■ **Assignment**: Please say how many lines below include the word "whether", with nothing beyond the number.

■ **Stored data**:
-- Opening Marker --

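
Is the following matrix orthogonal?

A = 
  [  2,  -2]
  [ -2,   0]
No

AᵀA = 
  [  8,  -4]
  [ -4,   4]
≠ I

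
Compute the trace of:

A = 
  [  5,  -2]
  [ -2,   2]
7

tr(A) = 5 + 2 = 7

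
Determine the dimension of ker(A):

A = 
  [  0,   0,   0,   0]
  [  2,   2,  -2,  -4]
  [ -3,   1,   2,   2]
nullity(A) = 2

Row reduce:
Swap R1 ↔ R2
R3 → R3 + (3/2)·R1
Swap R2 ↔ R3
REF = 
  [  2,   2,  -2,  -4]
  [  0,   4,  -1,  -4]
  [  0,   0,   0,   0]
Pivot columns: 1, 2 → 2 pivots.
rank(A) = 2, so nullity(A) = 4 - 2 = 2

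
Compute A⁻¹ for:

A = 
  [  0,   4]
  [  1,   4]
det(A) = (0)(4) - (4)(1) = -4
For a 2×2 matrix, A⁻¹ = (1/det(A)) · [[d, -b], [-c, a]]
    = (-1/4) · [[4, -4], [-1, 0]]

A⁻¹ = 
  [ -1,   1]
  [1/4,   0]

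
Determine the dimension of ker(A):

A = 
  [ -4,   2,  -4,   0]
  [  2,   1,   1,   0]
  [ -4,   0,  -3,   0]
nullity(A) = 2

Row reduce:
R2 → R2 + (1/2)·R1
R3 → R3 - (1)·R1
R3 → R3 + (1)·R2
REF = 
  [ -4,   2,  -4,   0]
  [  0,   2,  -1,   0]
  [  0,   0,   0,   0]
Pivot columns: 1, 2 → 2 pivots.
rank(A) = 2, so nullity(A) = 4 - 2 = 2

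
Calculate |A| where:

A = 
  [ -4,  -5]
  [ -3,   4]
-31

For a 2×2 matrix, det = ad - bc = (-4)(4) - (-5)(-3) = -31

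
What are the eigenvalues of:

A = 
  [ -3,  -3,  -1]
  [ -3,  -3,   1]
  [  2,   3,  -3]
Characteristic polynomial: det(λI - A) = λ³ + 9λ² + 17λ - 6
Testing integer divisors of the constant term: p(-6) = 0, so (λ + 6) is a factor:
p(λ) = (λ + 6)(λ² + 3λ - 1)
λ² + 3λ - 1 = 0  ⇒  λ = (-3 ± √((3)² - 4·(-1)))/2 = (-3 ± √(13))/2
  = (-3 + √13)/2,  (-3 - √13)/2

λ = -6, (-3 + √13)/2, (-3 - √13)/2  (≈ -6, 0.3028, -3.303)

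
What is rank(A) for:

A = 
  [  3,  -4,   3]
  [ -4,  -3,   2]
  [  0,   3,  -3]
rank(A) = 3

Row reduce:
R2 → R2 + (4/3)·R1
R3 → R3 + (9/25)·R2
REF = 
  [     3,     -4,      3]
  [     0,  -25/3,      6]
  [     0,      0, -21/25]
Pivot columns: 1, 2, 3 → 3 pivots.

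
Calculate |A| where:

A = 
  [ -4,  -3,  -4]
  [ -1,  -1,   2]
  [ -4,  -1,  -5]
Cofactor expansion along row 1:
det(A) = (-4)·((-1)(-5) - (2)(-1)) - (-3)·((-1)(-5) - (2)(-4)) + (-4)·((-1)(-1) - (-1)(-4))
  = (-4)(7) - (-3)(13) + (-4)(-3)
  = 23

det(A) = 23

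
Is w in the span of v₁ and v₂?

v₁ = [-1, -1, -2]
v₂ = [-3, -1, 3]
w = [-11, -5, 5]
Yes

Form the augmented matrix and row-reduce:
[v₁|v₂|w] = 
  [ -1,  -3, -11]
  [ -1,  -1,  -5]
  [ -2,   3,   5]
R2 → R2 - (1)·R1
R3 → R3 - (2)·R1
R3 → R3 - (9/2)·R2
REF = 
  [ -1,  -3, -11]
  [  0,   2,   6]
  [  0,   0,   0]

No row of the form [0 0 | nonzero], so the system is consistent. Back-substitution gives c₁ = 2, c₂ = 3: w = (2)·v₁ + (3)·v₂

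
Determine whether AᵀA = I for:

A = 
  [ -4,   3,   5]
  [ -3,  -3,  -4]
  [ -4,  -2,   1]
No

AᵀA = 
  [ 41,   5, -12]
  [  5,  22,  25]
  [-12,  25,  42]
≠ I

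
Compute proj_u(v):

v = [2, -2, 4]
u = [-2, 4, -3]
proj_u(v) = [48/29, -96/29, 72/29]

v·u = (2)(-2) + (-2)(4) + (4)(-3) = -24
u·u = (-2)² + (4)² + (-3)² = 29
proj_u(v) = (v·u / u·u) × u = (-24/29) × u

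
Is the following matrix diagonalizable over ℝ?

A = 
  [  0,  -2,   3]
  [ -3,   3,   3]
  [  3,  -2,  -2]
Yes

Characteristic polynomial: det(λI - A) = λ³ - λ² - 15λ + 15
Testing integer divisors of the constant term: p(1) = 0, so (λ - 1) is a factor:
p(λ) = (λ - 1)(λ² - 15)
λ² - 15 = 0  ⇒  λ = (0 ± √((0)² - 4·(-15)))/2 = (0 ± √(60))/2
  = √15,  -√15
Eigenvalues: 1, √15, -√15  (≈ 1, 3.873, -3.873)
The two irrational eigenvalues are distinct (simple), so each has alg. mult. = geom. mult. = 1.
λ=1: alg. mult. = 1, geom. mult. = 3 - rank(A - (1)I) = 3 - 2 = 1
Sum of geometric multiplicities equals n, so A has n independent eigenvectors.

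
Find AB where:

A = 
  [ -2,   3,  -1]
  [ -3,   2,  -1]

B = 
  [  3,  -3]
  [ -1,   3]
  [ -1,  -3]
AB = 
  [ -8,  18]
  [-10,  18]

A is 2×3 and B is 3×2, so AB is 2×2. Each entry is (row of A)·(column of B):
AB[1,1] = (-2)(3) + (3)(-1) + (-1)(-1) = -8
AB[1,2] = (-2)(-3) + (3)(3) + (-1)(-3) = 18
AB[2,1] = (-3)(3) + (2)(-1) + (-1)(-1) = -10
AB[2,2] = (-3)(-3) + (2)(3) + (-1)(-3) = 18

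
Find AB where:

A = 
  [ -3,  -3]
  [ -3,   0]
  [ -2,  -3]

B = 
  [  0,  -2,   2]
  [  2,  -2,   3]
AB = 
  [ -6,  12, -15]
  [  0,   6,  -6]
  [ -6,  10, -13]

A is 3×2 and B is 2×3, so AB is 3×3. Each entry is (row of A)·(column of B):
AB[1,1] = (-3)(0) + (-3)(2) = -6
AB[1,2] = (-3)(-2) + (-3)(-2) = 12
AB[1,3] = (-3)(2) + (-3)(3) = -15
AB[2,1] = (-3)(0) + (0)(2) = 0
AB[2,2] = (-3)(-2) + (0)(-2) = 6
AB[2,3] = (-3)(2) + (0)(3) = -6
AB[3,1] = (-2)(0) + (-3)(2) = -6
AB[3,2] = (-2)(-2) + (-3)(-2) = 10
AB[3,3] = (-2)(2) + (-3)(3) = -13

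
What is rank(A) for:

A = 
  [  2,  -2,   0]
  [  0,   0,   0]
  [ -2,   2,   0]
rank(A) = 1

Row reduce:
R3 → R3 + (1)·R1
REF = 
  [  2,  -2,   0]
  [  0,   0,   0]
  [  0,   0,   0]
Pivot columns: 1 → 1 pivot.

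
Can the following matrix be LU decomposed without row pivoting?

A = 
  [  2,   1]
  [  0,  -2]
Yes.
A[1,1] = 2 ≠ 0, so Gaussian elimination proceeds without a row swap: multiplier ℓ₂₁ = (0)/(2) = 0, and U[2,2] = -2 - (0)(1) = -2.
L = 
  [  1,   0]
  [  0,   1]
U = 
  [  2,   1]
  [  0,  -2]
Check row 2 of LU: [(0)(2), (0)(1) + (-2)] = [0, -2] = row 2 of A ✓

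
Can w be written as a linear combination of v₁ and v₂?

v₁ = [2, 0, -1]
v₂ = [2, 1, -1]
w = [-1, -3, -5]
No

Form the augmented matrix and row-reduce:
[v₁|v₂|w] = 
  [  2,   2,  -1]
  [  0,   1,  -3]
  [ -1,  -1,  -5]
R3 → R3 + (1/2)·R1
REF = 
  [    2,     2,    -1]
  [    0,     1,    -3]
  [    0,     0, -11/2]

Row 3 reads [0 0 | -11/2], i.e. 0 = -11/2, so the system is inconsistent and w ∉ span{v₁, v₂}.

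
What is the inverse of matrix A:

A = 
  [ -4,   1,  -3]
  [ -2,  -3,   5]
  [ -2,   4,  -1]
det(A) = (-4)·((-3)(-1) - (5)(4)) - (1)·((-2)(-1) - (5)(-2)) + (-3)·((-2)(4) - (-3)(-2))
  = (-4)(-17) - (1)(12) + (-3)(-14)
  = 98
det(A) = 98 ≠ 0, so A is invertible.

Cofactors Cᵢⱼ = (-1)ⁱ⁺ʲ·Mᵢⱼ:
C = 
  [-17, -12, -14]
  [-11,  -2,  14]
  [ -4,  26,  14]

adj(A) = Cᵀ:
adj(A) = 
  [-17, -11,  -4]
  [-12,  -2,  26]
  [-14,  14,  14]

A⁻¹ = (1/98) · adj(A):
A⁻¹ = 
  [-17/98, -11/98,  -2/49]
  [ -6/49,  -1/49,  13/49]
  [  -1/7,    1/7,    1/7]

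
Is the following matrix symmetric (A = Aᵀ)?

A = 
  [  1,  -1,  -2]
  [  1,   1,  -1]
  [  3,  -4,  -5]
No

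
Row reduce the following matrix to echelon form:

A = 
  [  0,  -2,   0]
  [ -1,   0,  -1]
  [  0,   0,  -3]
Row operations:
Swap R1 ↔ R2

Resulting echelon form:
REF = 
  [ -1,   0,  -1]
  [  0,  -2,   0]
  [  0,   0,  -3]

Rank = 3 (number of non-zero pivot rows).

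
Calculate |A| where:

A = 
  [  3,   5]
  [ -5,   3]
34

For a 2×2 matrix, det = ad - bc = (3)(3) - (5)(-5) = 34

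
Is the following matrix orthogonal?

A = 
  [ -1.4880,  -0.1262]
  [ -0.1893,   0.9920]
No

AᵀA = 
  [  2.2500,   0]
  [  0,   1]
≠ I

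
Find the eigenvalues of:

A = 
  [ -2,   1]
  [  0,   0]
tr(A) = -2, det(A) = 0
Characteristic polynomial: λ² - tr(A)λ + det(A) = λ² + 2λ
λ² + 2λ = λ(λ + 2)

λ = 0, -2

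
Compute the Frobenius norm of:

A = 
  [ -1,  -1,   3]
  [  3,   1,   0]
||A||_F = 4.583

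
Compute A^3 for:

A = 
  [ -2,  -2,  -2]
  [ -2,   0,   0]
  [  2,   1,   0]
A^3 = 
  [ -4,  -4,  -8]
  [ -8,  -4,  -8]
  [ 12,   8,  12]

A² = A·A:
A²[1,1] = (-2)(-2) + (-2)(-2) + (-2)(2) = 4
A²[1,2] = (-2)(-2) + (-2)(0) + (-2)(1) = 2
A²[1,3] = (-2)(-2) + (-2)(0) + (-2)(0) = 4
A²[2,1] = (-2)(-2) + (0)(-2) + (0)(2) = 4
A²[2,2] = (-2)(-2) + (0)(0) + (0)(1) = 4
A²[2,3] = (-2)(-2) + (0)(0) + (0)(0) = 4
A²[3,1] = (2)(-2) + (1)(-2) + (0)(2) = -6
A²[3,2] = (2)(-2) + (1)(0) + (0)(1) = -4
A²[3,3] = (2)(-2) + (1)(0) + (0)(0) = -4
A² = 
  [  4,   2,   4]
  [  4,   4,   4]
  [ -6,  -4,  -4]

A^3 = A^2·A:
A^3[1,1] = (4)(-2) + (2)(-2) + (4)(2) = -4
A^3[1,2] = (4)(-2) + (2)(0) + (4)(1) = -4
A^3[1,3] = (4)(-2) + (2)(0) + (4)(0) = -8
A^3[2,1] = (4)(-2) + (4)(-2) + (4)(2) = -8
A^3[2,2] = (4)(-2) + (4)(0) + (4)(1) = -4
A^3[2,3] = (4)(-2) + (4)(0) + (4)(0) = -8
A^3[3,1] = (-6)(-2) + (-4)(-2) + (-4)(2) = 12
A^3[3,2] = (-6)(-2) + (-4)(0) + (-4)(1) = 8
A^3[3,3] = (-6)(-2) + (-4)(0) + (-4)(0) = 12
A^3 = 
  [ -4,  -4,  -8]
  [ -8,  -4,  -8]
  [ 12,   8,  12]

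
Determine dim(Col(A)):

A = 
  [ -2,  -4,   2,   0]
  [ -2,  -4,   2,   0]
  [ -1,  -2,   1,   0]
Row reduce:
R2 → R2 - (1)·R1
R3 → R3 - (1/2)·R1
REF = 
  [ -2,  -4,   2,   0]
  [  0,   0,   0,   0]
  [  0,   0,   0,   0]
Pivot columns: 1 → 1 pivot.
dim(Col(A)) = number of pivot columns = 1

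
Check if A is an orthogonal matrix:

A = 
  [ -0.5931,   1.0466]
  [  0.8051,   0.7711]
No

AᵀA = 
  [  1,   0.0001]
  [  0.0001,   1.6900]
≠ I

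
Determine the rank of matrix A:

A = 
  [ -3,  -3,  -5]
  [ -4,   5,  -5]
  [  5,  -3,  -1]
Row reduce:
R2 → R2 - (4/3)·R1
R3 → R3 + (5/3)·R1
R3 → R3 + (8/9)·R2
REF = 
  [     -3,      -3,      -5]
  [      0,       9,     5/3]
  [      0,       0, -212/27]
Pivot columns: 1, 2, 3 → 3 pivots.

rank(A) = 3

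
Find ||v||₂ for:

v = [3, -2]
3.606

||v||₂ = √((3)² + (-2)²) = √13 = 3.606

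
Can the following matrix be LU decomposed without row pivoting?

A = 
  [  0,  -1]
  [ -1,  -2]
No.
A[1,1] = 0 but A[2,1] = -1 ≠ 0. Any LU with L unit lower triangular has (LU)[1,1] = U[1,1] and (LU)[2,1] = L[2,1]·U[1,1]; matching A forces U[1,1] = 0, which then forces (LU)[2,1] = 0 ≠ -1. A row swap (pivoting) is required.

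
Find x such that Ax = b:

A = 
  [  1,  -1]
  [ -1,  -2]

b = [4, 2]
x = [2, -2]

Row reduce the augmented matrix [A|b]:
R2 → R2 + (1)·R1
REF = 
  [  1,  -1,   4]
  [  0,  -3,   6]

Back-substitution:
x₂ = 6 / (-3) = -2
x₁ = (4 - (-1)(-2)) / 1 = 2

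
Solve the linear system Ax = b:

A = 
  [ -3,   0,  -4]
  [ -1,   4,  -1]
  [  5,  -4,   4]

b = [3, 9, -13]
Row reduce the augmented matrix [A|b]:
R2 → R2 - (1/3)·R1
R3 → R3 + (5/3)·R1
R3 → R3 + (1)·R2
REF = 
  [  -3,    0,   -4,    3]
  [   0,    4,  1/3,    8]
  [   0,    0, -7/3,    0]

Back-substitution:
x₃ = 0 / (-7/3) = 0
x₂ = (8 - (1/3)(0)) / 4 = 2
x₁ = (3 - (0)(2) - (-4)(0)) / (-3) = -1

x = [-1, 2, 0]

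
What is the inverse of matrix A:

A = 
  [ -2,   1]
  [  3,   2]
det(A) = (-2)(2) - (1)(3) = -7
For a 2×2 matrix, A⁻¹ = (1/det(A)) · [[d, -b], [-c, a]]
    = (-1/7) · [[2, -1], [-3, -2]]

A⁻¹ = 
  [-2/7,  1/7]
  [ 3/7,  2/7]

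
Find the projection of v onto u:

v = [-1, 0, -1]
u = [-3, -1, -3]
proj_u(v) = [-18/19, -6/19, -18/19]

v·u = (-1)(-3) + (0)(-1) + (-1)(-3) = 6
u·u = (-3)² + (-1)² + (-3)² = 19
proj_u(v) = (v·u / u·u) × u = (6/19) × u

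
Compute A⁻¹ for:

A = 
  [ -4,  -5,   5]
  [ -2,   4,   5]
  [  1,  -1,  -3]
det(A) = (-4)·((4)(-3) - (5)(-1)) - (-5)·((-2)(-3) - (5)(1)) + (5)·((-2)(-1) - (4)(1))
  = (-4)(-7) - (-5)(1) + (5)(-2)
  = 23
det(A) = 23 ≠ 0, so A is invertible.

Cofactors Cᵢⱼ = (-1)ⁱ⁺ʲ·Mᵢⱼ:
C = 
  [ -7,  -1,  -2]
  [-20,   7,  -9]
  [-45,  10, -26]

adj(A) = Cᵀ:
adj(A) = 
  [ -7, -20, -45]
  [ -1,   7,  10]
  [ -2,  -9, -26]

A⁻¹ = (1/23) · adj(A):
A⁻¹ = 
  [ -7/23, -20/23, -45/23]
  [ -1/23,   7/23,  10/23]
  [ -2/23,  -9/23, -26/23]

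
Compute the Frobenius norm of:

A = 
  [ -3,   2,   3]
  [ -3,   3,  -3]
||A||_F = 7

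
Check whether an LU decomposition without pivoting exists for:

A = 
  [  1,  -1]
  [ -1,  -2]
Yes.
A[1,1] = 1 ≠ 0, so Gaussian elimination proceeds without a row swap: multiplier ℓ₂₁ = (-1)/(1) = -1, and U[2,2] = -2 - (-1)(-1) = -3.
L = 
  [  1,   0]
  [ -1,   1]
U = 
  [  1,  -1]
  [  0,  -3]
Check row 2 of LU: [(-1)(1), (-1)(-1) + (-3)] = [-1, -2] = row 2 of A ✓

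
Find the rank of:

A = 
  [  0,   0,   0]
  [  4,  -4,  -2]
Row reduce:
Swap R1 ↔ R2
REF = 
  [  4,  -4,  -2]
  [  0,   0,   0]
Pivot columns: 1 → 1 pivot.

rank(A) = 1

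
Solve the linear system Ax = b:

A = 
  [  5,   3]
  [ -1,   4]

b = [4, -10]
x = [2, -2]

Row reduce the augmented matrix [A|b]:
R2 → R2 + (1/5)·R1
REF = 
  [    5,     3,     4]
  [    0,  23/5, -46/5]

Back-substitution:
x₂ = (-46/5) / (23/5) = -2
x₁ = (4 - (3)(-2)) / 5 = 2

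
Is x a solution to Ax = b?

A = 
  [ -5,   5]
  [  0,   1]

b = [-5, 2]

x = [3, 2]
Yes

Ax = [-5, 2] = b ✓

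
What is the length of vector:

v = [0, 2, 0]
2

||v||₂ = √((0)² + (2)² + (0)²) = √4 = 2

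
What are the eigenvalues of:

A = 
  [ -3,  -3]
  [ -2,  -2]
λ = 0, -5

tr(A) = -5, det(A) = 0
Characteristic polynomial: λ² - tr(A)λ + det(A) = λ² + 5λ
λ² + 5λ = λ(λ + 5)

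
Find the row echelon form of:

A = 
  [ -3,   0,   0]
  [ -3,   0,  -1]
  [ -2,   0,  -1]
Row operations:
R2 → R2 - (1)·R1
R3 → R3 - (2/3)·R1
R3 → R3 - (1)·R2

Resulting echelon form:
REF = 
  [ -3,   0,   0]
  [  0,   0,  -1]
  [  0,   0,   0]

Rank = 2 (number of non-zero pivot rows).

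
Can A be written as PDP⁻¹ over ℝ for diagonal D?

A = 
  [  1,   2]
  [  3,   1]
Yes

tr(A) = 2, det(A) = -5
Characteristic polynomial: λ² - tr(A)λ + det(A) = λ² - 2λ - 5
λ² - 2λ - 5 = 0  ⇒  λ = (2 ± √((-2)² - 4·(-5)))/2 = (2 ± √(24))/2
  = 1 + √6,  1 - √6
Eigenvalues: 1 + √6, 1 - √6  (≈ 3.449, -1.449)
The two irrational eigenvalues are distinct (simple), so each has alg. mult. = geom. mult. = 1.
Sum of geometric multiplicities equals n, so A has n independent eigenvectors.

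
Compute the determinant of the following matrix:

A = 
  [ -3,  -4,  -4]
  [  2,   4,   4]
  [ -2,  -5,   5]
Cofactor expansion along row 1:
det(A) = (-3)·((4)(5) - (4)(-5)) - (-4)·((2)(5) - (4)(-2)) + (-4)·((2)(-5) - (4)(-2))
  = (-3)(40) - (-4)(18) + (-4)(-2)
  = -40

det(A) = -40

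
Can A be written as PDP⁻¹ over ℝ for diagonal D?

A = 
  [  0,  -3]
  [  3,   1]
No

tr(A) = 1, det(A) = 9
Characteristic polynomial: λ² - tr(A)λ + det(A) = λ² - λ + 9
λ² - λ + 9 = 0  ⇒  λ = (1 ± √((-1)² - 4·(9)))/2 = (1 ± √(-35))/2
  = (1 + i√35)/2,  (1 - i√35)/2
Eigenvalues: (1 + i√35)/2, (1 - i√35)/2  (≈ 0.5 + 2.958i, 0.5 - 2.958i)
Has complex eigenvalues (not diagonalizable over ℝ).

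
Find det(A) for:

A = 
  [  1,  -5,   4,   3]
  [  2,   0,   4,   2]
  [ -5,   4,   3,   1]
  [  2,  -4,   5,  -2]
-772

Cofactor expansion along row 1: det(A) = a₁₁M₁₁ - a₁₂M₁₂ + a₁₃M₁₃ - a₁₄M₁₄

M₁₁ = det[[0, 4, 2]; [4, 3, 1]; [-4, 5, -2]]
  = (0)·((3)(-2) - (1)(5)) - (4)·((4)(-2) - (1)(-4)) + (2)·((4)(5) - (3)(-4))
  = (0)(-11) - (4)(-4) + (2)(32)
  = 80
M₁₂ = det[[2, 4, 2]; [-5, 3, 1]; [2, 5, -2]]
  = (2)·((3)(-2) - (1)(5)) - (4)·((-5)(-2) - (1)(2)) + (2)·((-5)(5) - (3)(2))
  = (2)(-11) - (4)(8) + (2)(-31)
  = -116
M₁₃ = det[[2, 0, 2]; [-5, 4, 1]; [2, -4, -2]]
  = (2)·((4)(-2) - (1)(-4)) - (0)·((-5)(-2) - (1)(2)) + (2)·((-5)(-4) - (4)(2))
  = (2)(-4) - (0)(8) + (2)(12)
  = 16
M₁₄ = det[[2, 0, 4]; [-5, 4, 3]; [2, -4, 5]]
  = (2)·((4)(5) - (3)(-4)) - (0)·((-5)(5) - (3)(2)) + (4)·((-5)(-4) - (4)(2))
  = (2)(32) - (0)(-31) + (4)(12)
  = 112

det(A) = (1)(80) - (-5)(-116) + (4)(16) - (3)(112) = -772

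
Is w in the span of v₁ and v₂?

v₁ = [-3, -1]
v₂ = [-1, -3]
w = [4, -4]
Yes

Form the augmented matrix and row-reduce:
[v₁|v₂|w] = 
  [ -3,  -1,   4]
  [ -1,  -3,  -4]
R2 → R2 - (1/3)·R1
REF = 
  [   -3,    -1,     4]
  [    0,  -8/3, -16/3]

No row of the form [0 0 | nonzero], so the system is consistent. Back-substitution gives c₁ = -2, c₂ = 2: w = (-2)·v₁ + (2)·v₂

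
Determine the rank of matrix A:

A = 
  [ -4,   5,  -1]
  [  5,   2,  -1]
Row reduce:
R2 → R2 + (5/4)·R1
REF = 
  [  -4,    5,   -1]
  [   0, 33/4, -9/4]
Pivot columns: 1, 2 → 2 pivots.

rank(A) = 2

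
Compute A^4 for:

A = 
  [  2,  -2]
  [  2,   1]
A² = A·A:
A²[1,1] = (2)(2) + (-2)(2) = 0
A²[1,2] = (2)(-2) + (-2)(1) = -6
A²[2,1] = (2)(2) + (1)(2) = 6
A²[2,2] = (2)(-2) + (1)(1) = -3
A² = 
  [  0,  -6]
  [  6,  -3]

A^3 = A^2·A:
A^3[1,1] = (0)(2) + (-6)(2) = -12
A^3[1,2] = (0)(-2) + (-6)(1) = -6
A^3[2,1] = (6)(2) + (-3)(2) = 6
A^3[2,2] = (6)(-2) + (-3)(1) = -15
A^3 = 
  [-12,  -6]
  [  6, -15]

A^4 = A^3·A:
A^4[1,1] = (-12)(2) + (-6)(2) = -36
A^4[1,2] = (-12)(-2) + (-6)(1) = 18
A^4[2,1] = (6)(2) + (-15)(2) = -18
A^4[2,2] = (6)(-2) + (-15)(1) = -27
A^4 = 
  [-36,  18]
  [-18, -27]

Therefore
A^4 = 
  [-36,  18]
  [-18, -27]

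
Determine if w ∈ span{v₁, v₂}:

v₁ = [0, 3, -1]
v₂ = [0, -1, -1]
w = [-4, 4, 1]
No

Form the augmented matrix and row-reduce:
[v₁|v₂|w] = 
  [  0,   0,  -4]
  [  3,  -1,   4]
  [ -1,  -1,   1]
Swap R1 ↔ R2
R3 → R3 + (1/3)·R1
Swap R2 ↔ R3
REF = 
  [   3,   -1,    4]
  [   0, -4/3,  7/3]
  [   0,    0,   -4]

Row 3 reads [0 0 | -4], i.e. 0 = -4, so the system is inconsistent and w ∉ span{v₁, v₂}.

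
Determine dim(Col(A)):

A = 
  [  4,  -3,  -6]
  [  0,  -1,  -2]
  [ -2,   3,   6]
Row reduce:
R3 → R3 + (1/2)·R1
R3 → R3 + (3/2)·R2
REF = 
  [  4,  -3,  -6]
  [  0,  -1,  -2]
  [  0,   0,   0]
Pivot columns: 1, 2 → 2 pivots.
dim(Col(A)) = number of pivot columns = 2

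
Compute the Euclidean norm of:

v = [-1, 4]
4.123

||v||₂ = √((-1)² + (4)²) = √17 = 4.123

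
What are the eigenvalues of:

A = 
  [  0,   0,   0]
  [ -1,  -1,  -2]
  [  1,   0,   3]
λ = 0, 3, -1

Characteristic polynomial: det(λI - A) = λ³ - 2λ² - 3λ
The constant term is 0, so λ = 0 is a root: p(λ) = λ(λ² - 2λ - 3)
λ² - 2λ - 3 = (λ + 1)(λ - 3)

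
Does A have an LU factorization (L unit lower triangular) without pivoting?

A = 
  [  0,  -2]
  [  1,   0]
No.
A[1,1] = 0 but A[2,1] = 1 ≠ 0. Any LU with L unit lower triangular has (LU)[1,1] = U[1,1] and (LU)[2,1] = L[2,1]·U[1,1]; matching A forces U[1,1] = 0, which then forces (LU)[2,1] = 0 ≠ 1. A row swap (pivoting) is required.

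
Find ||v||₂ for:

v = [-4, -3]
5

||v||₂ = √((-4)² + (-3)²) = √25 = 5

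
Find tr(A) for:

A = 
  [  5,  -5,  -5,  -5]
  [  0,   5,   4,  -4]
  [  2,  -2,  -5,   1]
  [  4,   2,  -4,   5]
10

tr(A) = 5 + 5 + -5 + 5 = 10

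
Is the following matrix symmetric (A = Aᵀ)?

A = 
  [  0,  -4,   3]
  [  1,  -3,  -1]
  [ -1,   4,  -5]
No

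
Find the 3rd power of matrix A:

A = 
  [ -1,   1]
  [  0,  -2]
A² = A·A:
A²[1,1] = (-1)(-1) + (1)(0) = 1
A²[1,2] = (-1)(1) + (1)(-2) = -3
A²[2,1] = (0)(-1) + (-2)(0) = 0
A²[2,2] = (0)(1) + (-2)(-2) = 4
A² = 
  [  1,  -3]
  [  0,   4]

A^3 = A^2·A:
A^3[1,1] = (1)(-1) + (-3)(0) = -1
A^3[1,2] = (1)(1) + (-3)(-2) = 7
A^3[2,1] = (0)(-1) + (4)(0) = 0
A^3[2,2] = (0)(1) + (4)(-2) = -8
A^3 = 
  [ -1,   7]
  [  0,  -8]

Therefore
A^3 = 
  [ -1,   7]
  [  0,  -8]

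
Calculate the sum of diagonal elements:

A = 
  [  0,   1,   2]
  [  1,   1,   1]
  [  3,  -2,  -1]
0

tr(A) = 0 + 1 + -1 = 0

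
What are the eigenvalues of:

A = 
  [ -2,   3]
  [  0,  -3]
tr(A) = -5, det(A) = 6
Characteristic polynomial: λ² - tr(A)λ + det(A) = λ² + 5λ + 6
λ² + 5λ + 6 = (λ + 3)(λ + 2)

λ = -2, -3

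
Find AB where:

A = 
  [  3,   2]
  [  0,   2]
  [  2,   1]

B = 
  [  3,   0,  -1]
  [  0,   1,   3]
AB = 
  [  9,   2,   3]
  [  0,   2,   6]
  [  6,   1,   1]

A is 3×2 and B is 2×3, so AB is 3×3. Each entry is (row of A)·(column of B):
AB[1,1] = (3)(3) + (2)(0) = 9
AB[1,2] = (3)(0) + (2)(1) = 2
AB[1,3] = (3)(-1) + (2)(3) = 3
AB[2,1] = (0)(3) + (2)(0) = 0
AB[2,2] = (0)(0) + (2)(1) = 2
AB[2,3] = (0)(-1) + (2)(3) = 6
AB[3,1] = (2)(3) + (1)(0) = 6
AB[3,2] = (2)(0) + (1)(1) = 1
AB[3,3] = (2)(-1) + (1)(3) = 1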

-- Closing Marker --

■ **Answer**: 2